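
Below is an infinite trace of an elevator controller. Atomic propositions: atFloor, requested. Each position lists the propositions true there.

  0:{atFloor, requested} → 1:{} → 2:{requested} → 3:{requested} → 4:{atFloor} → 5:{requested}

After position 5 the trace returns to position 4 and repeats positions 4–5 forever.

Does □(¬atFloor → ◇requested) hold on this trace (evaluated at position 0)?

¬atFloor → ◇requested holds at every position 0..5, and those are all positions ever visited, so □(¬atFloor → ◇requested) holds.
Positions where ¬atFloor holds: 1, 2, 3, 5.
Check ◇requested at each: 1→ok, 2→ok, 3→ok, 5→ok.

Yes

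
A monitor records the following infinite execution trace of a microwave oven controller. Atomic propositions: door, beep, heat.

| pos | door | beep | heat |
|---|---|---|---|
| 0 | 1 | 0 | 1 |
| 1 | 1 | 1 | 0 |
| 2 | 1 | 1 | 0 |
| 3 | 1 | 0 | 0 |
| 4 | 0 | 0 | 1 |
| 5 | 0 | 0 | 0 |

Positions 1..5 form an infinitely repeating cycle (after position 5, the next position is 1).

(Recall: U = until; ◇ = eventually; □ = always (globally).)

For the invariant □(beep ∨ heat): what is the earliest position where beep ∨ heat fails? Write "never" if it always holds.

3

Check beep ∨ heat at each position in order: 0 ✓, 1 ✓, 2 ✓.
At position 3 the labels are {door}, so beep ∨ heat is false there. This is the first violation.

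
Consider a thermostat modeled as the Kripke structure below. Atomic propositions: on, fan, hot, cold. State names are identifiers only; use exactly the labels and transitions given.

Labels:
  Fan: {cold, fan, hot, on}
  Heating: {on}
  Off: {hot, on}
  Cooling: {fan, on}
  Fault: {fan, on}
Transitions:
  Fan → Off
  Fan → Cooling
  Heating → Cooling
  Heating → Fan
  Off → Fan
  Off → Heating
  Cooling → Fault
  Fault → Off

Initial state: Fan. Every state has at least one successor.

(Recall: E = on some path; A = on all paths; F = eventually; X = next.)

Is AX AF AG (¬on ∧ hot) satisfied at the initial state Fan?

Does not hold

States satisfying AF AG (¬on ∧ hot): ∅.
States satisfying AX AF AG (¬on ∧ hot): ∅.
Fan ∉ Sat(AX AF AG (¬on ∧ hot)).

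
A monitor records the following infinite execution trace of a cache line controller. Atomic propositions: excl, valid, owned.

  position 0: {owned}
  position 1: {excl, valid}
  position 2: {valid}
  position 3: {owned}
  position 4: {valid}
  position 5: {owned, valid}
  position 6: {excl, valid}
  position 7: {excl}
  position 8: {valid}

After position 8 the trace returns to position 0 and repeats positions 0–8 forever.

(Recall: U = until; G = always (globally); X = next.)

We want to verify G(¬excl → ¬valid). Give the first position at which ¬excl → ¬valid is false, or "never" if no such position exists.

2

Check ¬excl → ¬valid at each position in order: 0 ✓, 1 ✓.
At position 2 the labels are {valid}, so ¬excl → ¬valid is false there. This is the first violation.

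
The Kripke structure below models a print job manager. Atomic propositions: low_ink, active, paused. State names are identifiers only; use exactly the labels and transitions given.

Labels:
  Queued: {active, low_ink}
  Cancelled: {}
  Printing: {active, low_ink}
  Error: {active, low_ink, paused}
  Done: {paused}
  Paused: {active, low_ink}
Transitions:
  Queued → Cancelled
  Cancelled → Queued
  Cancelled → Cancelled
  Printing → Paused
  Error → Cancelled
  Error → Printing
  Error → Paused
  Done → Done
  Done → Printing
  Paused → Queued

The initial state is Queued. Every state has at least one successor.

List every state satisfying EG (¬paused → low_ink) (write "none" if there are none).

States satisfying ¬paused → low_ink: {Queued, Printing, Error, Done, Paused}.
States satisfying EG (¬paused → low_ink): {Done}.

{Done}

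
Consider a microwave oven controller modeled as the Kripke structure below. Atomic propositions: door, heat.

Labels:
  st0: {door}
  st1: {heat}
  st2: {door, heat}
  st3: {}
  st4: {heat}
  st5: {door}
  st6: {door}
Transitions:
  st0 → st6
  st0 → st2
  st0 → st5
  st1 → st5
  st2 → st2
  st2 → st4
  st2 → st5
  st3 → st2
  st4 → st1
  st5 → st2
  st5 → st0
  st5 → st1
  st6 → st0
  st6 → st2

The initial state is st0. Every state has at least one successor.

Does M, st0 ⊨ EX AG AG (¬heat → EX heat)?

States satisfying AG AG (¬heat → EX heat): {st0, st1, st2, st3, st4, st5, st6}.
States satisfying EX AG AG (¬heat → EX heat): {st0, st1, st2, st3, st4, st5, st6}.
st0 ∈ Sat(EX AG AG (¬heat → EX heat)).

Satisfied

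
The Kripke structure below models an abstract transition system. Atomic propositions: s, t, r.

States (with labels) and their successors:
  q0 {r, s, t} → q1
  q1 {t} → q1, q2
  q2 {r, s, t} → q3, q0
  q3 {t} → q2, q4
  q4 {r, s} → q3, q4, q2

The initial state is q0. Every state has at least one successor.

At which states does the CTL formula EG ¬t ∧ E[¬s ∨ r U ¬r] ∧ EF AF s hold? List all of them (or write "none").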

▶ [Try it] Which lines in the listing above include the string "execution"? Copy each of them.

▶ [Finished exercise]
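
A monitor records the following infinite execution trace of a microwave oven controller. Atomic propositions: door, beep, heat.
A monitor records the following infinite execution trace of a cache line controller. Atomic propositions: excl, valid, owned.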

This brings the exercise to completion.